WORK REQUEST: Run through the data and copy out every line that mentions the word "direct".

(Extracted records)
+ + + +

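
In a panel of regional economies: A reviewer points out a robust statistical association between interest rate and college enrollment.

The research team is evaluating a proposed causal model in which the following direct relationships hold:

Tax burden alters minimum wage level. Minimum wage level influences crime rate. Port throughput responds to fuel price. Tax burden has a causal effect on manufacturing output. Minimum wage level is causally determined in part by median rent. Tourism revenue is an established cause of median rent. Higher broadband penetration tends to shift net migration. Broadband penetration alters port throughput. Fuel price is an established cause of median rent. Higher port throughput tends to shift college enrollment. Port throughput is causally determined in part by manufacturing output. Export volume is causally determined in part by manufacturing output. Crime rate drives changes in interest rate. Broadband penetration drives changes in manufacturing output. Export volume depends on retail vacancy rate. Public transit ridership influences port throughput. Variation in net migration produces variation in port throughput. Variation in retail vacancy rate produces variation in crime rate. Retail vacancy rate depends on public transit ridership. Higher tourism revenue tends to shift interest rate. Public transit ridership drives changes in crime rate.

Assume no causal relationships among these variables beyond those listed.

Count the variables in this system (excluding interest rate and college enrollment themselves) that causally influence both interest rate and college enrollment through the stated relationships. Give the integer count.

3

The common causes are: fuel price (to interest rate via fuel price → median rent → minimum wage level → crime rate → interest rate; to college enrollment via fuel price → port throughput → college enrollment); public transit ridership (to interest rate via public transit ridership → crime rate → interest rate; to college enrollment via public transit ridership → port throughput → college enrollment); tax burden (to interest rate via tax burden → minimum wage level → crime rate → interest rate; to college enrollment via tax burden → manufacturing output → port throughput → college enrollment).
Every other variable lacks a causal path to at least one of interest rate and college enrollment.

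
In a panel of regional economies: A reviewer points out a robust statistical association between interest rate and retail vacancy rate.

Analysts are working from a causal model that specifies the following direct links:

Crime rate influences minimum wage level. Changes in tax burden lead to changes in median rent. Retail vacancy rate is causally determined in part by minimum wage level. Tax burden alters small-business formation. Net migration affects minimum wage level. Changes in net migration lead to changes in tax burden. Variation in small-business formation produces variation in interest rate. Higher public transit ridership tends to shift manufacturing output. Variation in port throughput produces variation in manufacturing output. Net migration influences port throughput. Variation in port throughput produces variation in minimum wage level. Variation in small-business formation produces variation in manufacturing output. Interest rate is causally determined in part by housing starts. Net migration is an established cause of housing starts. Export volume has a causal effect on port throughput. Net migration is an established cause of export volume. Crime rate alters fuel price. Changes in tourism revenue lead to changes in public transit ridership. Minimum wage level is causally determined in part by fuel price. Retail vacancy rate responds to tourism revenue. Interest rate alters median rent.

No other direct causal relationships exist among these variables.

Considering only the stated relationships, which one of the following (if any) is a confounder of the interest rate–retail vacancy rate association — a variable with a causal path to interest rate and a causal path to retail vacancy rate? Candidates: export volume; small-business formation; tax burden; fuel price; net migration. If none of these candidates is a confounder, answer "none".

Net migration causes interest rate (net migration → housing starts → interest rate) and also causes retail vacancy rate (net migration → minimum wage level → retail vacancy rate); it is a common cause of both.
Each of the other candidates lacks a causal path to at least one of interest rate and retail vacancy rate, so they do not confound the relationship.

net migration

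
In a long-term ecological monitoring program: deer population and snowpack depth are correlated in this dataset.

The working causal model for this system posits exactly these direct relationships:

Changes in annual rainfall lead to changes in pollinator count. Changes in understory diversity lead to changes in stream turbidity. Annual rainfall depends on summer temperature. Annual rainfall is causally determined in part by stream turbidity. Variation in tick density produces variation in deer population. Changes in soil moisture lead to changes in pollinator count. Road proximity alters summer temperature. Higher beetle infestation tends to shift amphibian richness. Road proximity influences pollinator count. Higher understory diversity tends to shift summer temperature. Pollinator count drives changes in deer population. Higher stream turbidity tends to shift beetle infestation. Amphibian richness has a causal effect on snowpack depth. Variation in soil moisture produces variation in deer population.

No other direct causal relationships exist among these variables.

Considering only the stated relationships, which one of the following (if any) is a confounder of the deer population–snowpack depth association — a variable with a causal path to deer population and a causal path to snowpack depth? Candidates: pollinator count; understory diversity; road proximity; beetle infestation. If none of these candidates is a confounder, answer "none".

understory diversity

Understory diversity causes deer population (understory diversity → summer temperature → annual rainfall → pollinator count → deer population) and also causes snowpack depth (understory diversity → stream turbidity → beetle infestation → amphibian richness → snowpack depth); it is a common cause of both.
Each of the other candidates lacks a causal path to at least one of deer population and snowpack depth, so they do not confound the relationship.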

+ + + +

RESPONSE TO THE TASK:
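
The research team is evaluating a proposed causal model in which the following direct relationships hold:
Analysts are working from a causal model that specifies the following direct links:
No other direct causal relationships exist among these variables.
The working causal model for this system posits exactly these direct relationships:
No other direct causal relationships exist among these variables.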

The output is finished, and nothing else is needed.